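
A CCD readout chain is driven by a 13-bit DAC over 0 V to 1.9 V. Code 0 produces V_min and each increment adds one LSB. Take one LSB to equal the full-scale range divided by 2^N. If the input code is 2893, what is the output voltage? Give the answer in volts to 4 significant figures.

Span = 1.9 V. LSB = 1.9 V / 2^13.
V_out = V_min + code × LSB = 0 V + 2893 × 1.9 V / 8192
      = 0 + 0.670984 = 0.670984 V.

0.6710 V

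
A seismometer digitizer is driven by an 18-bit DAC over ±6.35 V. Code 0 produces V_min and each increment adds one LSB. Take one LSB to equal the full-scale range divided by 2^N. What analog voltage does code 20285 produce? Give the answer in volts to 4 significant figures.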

##########

Extract each line of the material exactly as it stands.

**Task output**
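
A CCD readout chain is driven by a 13-bit DAC over 0 V to 1.9 V. Code 0 produces V_min and each increment adds one LSB. Take one LSB to equal the full-scale range divided by 2^N. If the input code is 2893, what is the output voltage? Give the answer in volts to 4 significant figures.

Span = 1.9 V. LSB = 1.9 V / 2^13.
V_out = V_min + code × LSB = 0 V + 2893 × 1.9 V / 8192
      = 0 + 0.670984 = 0.670984 V.

0.6710 V

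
A seismometer digitizer is driven by an 18-bit DAC over ±6.35 V. Code 0 produces V_min and each increment adds one LSB. Take one LSB to equal the full-scale range divided by 2^N. What analog voltage does code 20285 produce? Give the answer in volts to 4 significant figures.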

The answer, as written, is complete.